** DATA PROVIDED follows **
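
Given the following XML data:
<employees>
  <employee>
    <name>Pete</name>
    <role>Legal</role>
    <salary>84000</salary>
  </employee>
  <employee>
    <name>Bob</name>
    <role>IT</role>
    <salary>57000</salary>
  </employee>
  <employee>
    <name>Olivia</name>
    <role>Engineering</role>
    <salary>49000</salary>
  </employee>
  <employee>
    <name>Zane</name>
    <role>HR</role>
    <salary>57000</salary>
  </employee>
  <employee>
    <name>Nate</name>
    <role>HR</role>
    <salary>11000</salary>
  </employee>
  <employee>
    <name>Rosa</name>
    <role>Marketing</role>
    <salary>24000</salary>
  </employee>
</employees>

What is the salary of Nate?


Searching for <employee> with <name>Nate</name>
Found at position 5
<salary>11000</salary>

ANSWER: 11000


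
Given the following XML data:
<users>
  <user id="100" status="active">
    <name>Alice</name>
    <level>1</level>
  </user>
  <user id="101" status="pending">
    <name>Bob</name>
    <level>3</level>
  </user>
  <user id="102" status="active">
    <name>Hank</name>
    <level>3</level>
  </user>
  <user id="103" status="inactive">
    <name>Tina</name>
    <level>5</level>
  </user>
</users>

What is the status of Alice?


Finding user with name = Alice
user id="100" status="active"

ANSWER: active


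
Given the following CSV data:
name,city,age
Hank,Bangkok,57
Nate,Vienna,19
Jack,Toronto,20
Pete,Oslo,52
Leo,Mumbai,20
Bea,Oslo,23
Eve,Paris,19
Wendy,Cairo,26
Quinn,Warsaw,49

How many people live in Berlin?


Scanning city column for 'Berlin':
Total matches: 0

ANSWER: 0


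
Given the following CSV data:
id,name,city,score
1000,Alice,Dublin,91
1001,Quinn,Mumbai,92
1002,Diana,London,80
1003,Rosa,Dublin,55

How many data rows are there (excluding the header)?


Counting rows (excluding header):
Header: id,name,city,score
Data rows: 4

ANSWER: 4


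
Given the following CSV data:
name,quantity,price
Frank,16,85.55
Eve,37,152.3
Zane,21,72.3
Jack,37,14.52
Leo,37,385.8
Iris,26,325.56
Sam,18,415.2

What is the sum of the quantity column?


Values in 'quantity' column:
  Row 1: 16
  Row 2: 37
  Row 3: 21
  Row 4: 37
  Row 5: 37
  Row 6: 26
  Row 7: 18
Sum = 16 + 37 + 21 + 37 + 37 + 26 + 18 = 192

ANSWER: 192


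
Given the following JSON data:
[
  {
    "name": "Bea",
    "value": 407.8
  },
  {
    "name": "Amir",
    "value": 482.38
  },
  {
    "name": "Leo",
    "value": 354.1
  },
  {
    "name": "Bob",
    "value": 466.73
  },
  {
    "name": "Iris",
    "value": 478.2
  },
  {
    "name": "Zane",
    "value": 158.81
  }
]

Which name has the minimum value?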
** End of DATA PROVIDED **
EXERCISE GOAL:
Transcribe each line of the data exactly, skipping none.

ANSWER FOR THE TASK:
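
Given the following XML data:
<employees>
  <employee>
    <name>Pete</name>
    <role>Legal</role>
    <salary>84000</salary>
  </employee>
  <employee>
    <name>Bob</name>
    <role>IT</role>
    <salary>57000</salary>
  </employee>
  <employee>
    <name>Olivia</name>
    <role>Engineering</role>
    <salary>49000</salary>
  </employee>
  <employee>
    <name>Zane</name>
    <role>HR</role>
    <salary>57000</salary>
  </employee>
  <employee>
    <name>Nate</name>
    <role>HR</role>
    <salary>11000</salary>
  </employee>
  <employee>
    <name>Rosa</name>
    <role>Marketing</role>
    <salary>24000</salary>
  </employee>
</employees>

What is the salary of Nate?


Searching for <employee> with <name>Nate</name>
Found at position 5
<salary>11000</salary>

ANSWER: 11000


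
Given the following XML data:
<users>
  <user id="100" status="active">
    <name>Alice</name>
    <level>1</level>
  </user>
  <user id="101" status="pending">
    <name>Bob</name>
    <level>3</level>
  </user>
  <user id="102" status="active">
    <name>Hank</name>
    <level>3</level>
  </user>
  <user id="103" status="inactive">
    <name>Tina</name>
    <level>5</level>
  </user>
</users>

What is the status of Alice?


Finding user with name = Alice
user id="100" status="active"

ANSWER: active


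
Given the following CSV data:
name,city,age
Hank,Bangkok,57
Nate,Vienna,19
Jack,Toronto,20
Pete,Oslo,52
Leo,Mumbai,20
Bea,Oslo,23
Eve,Paris,19
Wendy,Cairo,26
Quinn,Warsaw,49

How many people live in Berlin?


Scanning city column for 'Berlin':
Total matches: 0

ANSWER: 0


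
Given the following CSV data:
id,name,city,score
1000,Alice,Dublin,91
1001,Quinn,Mumbai,92
1002,Diana,London,80
1003,Rosa,Dublin,55

How many data rows are there (excluding the header)?


Counting rows (excluding header):
Header: id,name,city,score
Data rows: 4

ANSWER: 4


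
Given the following CSV data:
name,quantity,price
Frank,16,85.55
Eve,37,152.3
Zane,21,72.3
Jack,37,14.52
Leo,37,385.8
Iris,26,325.56
Sam,18,415.2

What is the sum of the quantity column?


Values in 'quantity' column:
  Row 1: 16
  Row 2: 37
  Row 3: 21
  Row 4: 37
  Row 5: 37
  Row 6: 26
  Row 7: 18
Sum = 16 + 37 + 21 + 37 + 37 + 26 + 18 = 192

ANSWER: 192


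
Given the following JSON data:
[
  {
    "name": "Bea",
    "value": 407.8
  },
  {
    "name": "Amir",
    "value": 482.38
  },
  {
    "name": "Leo",
    "value": 354.1
  },
  {
    "name": "Bob",
    "value": 466.73
  },
  {
    "name": "Iris",
    "value": 478.2
  },
  {
    "name": "Zane",
    "value": 158.81
  }
]

Which name has the minimum value?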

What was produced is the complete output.